▶ **Collected data**
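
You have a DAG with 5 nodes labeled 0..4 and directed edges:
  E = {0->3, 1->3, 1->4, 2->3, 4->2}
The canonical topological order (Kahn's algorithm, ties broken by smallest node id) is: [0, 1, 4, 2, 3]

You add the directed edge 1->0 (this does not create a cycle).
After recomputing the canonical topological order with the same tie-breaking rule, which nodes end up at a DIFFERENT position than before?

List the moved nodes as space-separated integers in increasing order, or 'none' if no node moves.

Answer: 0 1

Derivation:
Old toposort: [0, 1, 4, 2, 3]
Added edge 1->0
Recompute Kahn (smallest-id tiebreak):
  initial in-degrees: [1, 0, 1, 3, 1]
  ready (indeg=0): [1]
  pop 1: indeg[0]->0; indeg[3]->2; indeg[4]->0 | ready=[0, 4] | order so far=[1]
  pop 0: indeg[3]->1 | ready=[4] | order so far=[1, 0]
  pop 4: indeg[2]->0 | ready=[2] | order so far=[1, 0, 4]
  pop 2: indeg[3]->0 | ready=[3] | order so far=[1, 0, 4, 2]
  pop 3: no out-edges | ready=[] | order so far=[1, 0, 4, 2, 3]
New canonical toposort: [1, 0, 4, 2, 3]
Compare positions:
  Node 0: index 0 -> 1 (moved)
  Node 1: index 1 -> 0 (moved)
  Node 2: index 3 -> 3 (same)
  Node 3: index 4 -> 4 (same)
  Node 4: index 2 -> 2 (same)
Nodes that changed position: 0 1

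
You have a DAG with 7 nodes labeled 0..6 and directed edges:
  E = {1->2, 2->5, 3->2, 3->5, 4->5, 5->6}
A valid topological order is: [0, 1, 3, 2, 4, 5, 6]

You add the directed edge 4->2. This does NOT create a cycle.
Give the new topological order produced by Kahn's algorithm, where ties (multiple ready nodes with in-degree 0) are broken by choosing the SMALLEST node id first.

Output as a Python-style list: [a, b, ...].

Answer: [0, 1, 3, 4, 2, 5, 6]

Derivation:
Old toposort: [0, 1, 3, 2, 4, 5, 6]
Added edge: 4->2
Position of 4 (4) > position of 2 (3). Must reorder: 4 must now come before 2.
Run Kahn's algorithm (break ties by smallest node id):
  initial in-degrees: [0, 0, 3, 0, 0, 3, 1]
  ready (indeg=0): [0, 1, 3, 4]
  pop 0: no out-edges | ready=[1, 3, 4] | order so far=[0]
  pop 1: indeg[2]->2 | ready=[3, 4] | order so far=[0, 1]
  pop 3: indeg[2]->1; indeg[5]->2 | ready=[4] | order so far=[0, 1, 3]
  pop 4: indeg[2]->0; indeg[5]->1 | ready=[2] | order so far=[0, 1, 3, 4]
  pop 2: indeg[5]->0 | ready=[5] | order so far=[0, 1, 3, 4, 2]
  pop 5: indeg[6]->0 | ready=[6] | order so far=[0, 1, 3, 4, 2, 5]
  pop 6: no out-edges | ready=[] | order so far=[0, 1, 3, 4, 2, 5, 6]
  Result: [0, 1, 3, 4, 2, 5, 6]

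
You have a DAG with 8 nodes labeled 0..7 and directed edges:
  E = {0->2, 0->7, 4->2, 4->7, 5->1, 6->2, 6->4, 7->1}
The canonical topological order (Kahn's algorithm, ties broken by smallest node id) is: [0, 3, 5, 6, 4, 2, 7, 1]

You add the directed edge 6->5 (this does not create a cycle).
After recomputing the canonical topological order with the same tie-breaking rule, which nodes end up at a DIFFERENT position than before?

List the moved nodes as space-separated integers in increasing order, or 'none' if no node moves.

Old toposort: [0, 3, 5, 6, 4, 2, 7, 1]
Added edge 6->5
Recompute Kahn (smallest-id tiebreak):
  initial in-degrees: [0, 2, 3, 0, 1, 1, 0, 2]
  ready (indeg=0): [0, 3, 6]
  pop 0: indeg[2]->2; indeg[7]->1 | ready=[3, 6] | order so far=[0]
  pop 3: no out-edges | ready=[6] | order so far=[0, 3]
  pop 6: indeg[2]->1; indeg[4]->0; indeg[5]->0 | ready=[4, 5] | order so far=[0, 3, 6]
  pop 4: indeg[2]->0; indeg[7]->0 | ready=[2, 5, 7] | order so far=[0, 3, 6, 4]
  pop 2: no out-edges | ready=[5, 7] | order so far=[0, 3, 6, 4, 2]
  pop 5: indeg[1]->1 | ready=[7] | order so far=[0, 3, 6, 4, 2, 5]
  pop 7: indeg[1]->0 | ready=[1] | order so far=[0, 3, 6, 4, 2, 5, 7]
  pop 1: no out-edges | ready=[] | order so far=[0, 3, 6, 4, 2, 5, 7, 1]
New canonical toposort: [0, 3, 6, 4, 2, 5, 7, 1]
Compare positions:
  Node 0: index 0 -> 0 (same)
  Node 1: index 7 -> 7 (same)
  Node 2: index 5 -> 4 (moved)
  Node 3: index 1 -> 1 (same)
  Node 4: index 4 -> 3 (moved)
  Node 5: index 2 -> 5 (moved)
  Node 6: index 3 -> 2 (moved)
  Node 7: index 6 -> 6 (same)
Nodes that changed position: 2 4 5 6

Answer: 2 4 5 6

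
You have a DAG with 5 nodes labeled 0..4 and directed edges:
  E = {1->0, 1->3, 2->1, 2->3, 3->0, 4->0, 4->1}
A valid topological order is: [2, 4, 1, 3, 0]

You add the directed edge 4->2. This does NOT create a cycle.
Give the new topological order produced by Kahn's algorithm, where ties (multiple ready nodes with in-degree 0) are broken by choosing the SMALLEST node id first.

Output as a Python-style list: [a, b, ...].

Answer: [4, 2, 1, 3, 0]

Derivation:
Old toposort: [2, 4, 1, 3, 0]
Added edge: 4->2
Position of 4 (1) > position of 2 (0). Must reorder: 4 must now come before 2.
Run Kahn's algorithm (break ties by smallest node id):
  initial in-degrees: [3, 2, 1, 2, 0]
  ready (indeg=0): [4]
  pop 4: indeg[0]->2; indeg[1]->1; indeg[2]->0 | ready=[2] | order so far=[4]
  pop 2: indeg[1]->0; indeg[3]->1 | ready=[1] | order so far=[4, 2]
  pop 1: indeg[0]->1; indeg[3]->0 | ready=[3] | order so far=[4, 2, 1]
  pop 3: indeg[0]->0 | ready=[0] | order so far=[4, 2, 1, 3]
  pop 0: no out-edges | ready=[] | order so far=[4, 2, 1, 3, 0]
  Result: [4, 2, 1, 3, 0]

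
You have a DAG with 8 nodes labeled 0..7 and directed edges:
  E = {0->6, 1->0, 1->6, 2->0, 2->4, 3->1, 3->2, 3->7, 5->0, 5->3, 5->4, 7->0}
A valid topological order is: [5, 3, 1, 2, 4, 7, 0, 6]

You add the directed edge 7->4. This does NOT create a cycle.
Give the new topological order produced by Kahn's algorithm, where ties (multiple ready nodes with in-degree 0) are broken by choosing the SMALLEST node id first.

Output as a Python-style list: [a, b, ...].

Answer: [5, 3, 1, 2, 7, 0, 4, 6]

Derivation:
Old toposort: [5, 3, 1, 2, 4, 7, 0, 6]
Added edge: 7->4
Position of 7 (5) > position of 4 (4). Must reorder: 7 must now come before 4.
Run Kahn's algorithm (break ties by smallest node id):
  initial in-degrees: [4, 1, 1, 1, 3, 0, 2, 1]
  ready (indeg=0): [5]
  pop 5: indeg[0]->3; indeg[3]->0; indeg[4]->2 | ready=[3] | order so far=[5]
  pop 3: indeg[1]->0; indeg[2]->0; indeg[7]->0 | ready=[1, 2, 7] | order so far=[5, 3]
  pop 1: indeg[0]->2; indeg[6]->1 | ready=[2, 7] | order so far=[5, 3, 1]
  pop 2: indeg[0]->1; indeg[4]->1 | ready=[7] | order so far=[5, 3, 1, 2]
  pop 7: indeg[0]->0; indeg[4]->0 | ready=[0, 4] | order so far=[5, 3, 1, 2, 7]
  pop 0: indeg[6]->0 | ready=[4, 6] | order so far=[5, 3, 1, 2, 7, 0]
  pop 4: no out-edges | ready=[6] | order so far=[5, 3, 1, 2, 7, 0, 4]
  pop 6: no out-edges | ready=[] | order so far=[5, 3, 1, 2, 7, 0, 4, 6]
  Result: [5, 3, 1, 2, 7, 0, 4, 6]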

▶ **WHAT YOU WILL DO**
If a line of the data contains "does", copy it out.

▶ **TASK SOLUTION**
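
You add the directed edge 1->0 (this does not create a cycle).
You add the directed edge 4->2. This does NOT create a cycle.
You add the directed edge 6->5 (this does not create a cycle).
You add the directed edge 4->2. This does NOT create a cycle.
You add the directed edge 7->4. This does NOT create a cycle.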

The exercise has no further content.